● RECORDS FOR THIS EXERCISE
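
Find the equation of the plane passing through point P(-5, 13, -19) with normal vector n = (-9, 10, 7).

The plane through P with normal n = (a, b, c) satisfies n·(r - P) = 0,
i.e. ax + by + cz = a·x₀ + b·y₀ + c·z₀.
d = (-9)·(-5) + 10·13 + 7·(-19)
  = 45 + 130 - 133
  = 42
Equation: -9x + 10y + 7z = 42

-9x + 10y + 7z = 42


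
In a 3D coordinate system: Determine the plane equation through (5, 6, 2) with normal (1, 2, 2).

The plane through P with normal n = (a, b, c) satisfies n·(r - P) = 0,
i.e. ax + by + cz = a·x₀ + b·y₀ + c·z₀.
d = 1·5 + 2·6 + 2·2
  = 5 + 12 + 4
  = 21
Equation: x + 2y + 2z = 21

x + 2y + 2z = 21


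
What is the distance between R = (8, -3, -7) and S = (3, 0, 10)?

d = √[(x₂-x₁)² + (y₂-y₁)² + (z₂-z₁)²]
  = √[(-5)² + 3² + 17²]
  = √[25 + 9 + 289]
  = √323
  ≈ 17.97

17.97


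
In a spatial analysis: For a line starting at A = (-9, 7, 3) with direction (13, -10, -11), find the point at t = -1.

P(t) = A + t·d
  = (-9 + 13·(-1), 7 + (-10)·(-1), 3 + (-11)·(-1))
  = (-9 - 13, 7 + 10, 3 + 11)
  = (-22, 17, 14)

(-22, 17, 14)


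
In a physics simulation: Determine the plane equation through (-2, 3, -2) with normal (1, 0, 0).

The plane through P with normal n = (a, b, c) satisfies n·(r - P) = 0,
i.e. ax + by + cz = a·x₀ + b·y₀ + c·z₀.
d = 1·(-2) + 0·3 + 0·(-2)
  = -2 + 0 + 0
  = -2
Equation: x = -2

x = -2


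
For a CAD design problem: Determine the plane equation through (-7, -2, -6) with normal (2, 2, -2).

The plane through P with normal n = (a, b, c) satisfies n·(r - P) = 0,
i.e. ax + by + cz = a·x₀ + b·y₀ + c·z₀.
d = 2·(-7) + 2·(-2) + (-2)·(-6)
  = -14 - 4 + 12
  = -6
Equation: 2x + 2y - 2z = -6

2x + 2y - 2z = -6


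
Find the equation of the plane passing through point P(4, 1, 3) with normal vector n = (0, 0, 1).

The plane through P with normal n = (a, b, c) satisfies n·(r - P) = 0,
i.e. ax + by + cz = a·x₀ + b·y₀ + c·z₀.
d = 0·4 + 0·1 + 1·3
  = 0 + 0 + 3
  = 3
Equation: z = 3

z = 3


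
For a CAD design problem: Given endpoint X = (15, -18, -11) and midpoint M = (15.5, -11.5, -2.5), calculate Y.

Y = 2M - X
  = (2·15.5 - 15, 2·(-11.5) - (-18), 2·(-2.5) - (-11))
  = (31 - 15, -23 + 18, -5 + 11)
  = (16, -5, 6)

(16, -5, 6)


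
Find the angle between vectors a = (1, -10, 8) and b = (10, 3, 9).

a·b = 1·10 + (-10)·3 + 8·9 = 10 - 30 + 72 = 52
|a| = √(1² + (-10)² + 8²) = √165 ≈ 12.85
|b| = √(10² + 3² + 9²) = √190 ≈ 13.78
cos θ = (a·b)/(|a||b|) = 52/(12.85·13.78) ≈ 0.2937
θ = arccos(0.2937) ≈ 72.92°

72.92°


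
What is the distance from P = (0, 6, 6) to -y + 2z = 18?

distance = |a·x₀ + b·y₀ + c·z₀ - d| / √(a² + b² + c²)
  = |0·0 + (-1)·6 + 2·6 - 18| / √(0² + (-1)² + 2²)
  = |0 - 6 + 12 - 18| / √(0 + 1 + 4)
  = |-12| / √5
  = 12 / 2.236
  ≈ 5.367

5.367


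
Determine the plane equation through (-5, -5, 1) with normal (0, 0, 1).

The plane through P with normal n = (a, b, c) satisfies n·(r - P) = 0,
i.e. ax + by + cz = a·x₀ + b·y₀ + c·z₀.
d = 0·(-5) + 0·(-5) + 1·1
  = 0 + 0 + 1
  = 1
Equation: z = 1

z = 1


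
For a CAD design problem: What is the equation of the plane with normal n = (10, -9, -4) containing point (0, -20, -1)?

The plane through P with normal n = (a, b, c) satisfies n·(r - P) = 0,
i.e. ax + by + cz = a·x₀ + b·y₀ + c·z₀.
d = 10·0 + (-9)·(-20) + (-4)·(-1)
  = 0 + 180 + 4
  = 184
Equation: 10x - 9y - 4z = 184

10x - 9y - 4z = 184


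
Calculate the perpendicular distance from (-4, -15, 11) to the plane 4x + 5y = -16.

distance = |a·x₀ + b·y₀ + c·z₀ - d| / √(a² + b² + c²)
  = |4·(-4) + 5·(-15) + 0·11 - (-16)| / √(4² + 5² + 0²)
  = |-16 - 75 + 0 + 16| / √(16 + 25 + 0)
  = |-75| / √41
  = 75 / 6.403
  ≈ 11.71

11.71


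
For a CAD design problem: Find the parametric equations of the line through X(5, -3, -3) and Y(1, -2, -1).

Direction vector d = Y - X = (1 - 5, -2 + 3, -1 + 3) = (-4, 1, 2)
Parametric form r = X + t·d:
x = 5 - 4t, y = -3 + t, z = -3 + 2t

x = 5 - 4t, y = -3 + t, z = -3 + 2t


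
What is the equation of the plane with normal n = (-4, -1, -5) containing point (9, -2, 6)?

The plane through P with normal n = (a, b, c) satisfies n·(r - P) = 0,
i.e. ax + by + cz = a·x₀ + b·y₀ + c·z₀.
d = (-4)·9 + (-1)·(-2) + (-5)·6
  = -36 + 2 - 30
  = -64
Equation: -4x - y - 5z = -64

-4x - y - 5z = -64


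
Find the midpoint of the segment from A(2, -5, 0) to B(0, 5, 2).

M = ((x₁+x₂)/2, (y₁+y₂)/2, (z₁+z₂)/2)
  = ((2 + 0)/2, (-5 + 5)/2, (0 + 2)/2)
  = (2/2, 0/2, 2/2)
  = (1, 0, 1)

(1, 0, 1)


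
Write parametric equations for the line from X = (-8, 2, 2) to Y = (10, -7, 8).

Direction vector d = Y - X = (10 + 8, -7 - 2, 8 - 2) = (18, -9, 6)
Parametric form r = X + t·d:
x = -8 + 18t, y = 2 - 9t, z = 2 + 6t

x = -8 + 18t, y = 2 - 9t, z = 2 + 6t


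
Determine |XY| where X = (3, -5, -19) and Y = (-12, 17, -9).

d = √[(x₂-x₁)² + (y₂-y₁)² + (z₂-z₁)²]
  = √[(-15)² + 22² + 10²]
  = √[225 + 484 + 100]
  = √809
  ≈ 28.44

28.44


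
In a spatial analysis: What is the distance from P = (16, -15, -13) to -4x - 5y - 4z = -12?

distance = |a·x₀ + b·y₀ + c·z₀ - d| / √(a² + b² + c²)
  = |(-4)·16 + (-5)·(-15) + (-4)·(-13) - (-12)| / √((-4)² + (-5)² + (-4)²)
  = |-64 + 75 + 52 + 12| / √(16 + 25 + 16)
  = |75| / √57
  = 75 / 7.55
  ≈ 9.934

9.934


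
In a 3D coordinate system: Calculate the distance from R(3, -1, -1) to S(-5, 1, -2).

d = √[(x₂-x₁)² + (y₂-y₁)² + (z₂-z₁)²]
  = √[(-8)² + 2² + (-1)²]
  = √[64 + 4 + 1]
  = √69
  ≈ 8.307

8.307


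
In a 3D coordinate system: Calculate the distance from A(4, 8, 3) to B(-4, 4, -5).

d = √[(x₂-x₁)² + (y₂-y₁)² + (z₂-z₁)²]
  = √[(-8)² + (-4)² + (-8)²]
  = √[64 + 16 + 64]
  = √144
  ≈ 12

12


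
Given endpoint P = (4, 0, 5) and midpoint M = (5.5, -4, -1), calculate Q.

Q = 2M - P
  = (2·5.5 - 4, 2·(-4) - 0, 2·(-1) - 5)
  = (11 - 4, -8 + 0, -2 - 5)
  = (7, -8, -7)

(7, -8, -7)


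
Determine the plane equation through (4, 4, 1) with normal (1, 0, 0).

The plane through P with normal n = (a, b, c) satisfies n·(r - P) = 0,
i.e. ax + by + cz = a·x₀ + b·y₀ + c·z₀.
d = 1·4 + 0·4 + 0·1
  = 4 + 0 + 0
  = 4
Equation: x = 4

x = 4


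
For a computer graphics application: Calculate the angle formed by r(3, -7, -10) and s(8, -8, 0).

r·s = 3·8 + (-7)·(-8) + (-10)·0 = 24 + 56 + 0 = 80
|r| = √(3² + (-7)² + (-10)²) = √158 ≈ 12.57
|s| = √(8² + (-8)² + 0²) = √128 ≈ 11.31
cos θ = (r·s)/(|r||s|) = 80/(12.57·11.31) ≈ 0.5625
θ = arccos(0.5625) ≈ 55.77°

55.77°


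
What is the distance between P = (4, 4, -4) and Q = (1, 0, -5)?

d = √[(x₂-x₁)² + (y₂-y₁)² + (z₂-z₁)²]
  = √[(-3)² + (-4)² + (-1)²]
  = √[9 + 16 + 1]
  = √26
  ≈ 5.099

5.099


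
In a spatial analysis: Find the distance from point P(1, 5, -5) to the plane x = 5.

distance = |a·x₀ + b·y₀ + c·z₀ - d| / √(a² + b² + c²)
  = |1·1 + 0·5 + 0·(-5) - 5| / √(1² + 0² + 0²)
  = |1 + 0 + 0 - 5| / √(1 + 0 + 0)
  = |-4| / √1
  = 4 / 1
  ≈ 4

4


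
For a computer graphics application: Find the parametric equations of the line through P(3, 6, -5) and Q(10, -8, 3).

Direction vector d = Q - P = (10 - 3, -8 - 6, 3 + 5) = (7, -14, 8)
Parametric form r = P + t·d:
x = 3 + 7t, y = 6 - 14t, z = -5 + 8t

x = 3 + 7t, y = 6 - 14t, z = -5 + 8t


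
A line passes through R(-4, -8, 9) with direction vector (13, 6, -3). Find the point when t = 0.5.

P(t) = R + t·d
  = (-4 + 13·0.5, -8 + 6·0.5, 9 + (-3)·0.5)
  = (-4 + 6.5, -8 + 3, 9 - 1.5)
  = (2.5, -5, 7.5)

(2.5, -5, 7.5)


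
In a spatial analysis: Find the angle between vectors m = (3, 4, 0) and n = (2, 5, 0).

m·n = 3·2 + 4·5 + 0·0 = 6 + 20 + 0 = 26
|m| = √(3² + 4² + 0²) = √25 ≈ 5
|n| = √(2² + 5² + 0²) = √29 ≈ 5.385
cos θ = (m·n)/(|m||n|) = 26/(5·5.385) ≈ 0.9656
θ = arccos(0.9656) ≈ 15.07°

15.07°


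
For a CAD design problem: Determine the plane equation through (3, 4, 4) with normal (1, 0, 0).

The plane through P with normal n = (a, b, c) satisfies n·(r - P) = 0,
i.e. ax + by + cz = a·x₀ + b·y₀ + c·z₀.
d = 1·3 + 0·4 + 0·4
  = 3 + 0 + 0
  = 3
Equation: x = 3

x = 3


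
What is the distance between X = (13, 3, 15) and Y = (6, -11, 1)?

d = √[(x₂-x₁)² + (y₂-y₁)² + (z₂-z₁)²]
  = √[(-7)² + (-14)² + (-14)²]
  = √[49 + 196 + 196]
  = √441
  ≈ 21

21


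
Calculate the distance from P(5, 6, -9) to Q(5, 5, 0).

d = √[(x₂-x₁)² + (y₂-y₁)² + (z₂-z₁)²]
  = √[0² + (-1)² + 9²]
  = √[0 + 1 + 81]
  = √82
  ≈ 9.055

9.055


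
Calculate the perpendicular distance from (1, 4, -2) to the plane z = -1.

distance = |a·x₀ + b·y₀ + c·z₀ - d| / √(a² + b² + c²)
  = |0·1 + 0·4 + 1·(-2) - (-1)| / √(0² + 0² + 1²)
  = |0 + 0 - 2 + 1| / √(0 + 0 + 1)
  = |-1| / √1
  = 1 / 1
  ≈ 1

1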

● YOUR TASK
Your response should consist solely of the lines from the one that holds "Calculate the perpendicular distance from (1, 4, -2)" through the end of the listing above, reproduced exactly.

● SOLUTION TO THIS PROBLEM
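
Calculate the perpendicular distance from (1, 4, -2) to the plane z = -1.

distance = |a·x₀ + b·y₀ + c·z₀ - d| / √(a² + b² + c²)
  = |0·1 + 0·4 + 1·(-2) - (-1)| / √(0² + 0² + 1²)
  = |0 + 0 - 2 + 1| / √(0 + 0 + 1)
  = |-1| / √1
  = 1 / 1
  ≈ 1

1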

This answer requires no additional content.